Your assignment => In the entries that follow, the lines from the one with "n1-2-2-4 = -74" through the one with "n3-1-2-2 = 6" are the ones to write out, exactly and with both ends included. Nothing else should appear.

Provided entries =>
-- Opening Marker --

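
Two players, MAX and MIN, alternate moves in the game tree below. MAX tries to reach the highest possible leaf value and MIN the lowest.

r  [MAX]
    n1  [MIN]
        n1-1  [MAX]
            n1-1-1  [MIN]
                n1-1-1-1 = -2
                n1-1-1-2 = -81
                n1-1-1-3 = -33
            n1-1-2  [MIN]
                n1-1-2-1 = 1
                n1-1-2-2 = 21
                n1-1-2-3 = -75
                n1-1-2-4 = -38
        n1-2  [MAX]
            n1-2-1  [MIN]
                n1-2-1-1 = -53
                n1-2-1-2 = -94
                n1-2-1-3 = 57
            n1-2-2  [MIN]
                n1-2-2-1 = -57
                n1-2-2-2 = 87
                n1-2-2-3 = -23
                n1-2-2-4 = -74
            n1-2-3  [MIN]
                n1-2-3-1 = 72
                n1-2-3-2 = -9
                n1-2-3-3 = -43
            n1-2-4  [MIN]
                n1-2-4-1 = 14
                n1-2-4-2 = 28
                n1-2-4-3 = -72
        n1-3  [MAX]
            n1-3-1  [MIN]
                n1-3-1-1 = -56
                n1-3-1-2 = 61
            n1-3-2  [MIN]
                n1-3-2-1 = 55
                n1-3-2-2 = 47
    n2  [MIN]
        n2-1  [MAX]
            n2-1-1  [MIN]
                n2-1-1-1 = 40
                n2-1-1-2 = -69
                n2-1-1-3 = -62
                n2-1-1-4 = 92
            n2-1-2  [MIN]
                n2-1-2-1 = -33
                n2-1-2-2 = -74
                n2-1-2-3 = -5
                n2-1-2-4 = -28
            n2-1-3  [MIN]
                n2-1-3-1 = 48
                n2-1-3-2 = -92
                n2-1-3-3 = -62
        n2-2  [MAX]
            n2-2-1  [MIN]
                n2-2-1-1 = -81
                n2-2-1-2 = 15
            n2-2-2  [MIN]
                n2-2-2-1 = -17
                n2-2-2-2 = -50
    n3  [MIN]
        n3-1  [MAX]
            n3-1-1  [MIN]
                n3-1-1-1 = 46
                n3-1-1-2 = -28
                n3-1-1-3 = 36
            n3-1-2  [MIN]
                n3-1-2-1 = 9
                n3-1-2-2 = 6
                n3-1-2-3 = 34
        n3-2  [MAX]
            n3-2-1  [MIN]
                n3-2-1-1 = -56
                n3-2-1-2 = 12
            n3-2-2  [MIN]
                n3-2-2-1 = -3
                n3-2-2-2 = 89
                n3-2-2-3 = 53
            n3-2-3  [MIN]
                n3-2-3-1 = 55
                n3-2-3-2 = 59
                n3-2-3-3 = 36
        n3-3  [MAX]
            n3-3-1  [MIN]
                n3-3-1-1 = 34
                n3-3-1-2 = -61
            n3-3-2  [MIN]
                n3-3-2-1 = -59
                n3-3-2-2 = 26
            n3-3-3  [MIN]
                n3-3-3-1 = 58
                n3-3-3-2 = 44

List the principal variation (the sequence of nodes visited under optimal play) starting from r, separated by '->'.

n1-1-1 (MIN): min(-2, -81, -33) = -81
n1-1-2 (MIN): min(1, 21, -75, -38) = -75
n1-1 (MAX): max(-81, -75) = -75
n1-2-1 (MIN): min(-53, -94, 57) = -94
n1-2-2 (MIN): min(-57, 87, -23, -74) = -74
n1-2-3 (MIN): min(72, -9, -43) = -43
n1-2-4 (MIN): min(14, 28, -72) = -72
n1-2 (MAX): max(-94, -74, -43, -72) = -43
n1-3-1 (MIN): min(-56, 61) = -56
n1-3-2 (MIN): min(55, 47) = 47
n1-3 (MAX): max(-56, 47) = 47
n1 (MIN): min(-75, -43, 47) = -75
n2-1-1 (MIN): min(40, -69, -62, 92) = -69
n2-1-2 (MIN): min(-33, -74, -5, -28) = -74
n2-1-3 (MIN): min(48, -92, -62) = -92
n2-1 (MAX): max(-69, -74, -92) = -69
n2-2-1 (MIN): min(-81, 15) = -81
n2-2-2 (MIN): min(-17, -50) = -50
n2-2 (MAX): max(-81, -50) = -50
n2 (MIN): min(-69, -50) = -69
n3-1-1 (MIN): min(46, -28, 36) = -28
n3-1-2 (MIN): min(9, 6, 34) = 6
n3-1 (MAX): max(-28, 6) = 6
n3-2-1 (MIN): min(-56, 12) = -56
n3-2-2 (MIN): min(-3, 89, 53) = -3
n3-2-3 (MIN): min(55, 59, 36) = 36
n3-2 (MAX): max(-56, -3, 36) = 36
n3-3-1 (MIN): min(34, -61) = -61
n3-3-2 (MIN): min(-59, 26) = -59
n3-3-3 (MIN): min(58, 44) = 44
n3-3 (MAX): max(-61, -59, 44) = 44
n3 (MIN): min(6, 36, 44) = 6
r (MAX): max(-75, -69, 6) = 6
At r, MAX picks n3 (highest: 6).
At n3, MIN picks n3-1 (lowest: 6).
At n3-1, MAX picks n3-1-2 (highest: 6).
At n3-1-2, MIN picks n3-1-2-2 (lowest: 6).
Terminal value 6.

r -> n3 -> n3-1 -> n3-1-2 -> n3-1-2-2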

-- Closing Marker --

Answer for this exercise =>
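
                n1-2-2-4 = -74
            n1-2-3  [MIN]
                n1-2-3-1 = 72
                n1-2-3-2 = -9
                n1-2-3-3 = -43
            n1-2-4  [MIN]
                n1-2-4-1 = 14
                n1-2-4-2 = 28
                n1-2-4-3 = -72
        n1-3  [MAX]
            n1-3-1  [MIN]
                n1-3-1-1 = -56
                n1-3-1-2 = 61
            n1-3-2  [MIN]
                n1-3-2-1 = 55
                n1-3-2-2 = 47
    n2  [MIN]
        n2-1  [MAX]
            n2-1-1  [MIN]
                n2-1-1-1 = 40
                n2-1-1-2 = -69
                n2-1-1-3 = -62
                n2-1-1-4 = 92
            n2-1-2  [MIN]
                n2-1-2-1 = -33
                n2-1-2-2 = -74
                n2-1-2-3 = -5
                n2-1-2-4 = -28
            n2-1-3  [MIN]
                n2-1-3-1 = 48
                n2-1-3-2 = -92
                n2-1-3-3 = -62
        n2-2  [MAX]
            n2-2-1  [MIN]
                n2-2-1-1 = -81
                n2-2-1-2 = 15
            n2-2-2  [MIN]
                n2-2-2-1 = -17
                n2-2-2-2 = -50
    n3  [MIN]
        n3-1  [MAX]
            n3-1-1  [MIN]
                n3-1-1-1 = 46
                n3-1-1-2 = -28
                n3-1-1-3 = 36
            n3-1-2  [MIN]
                n3-1-2-1 = 9
                n3-1-2-2 = 6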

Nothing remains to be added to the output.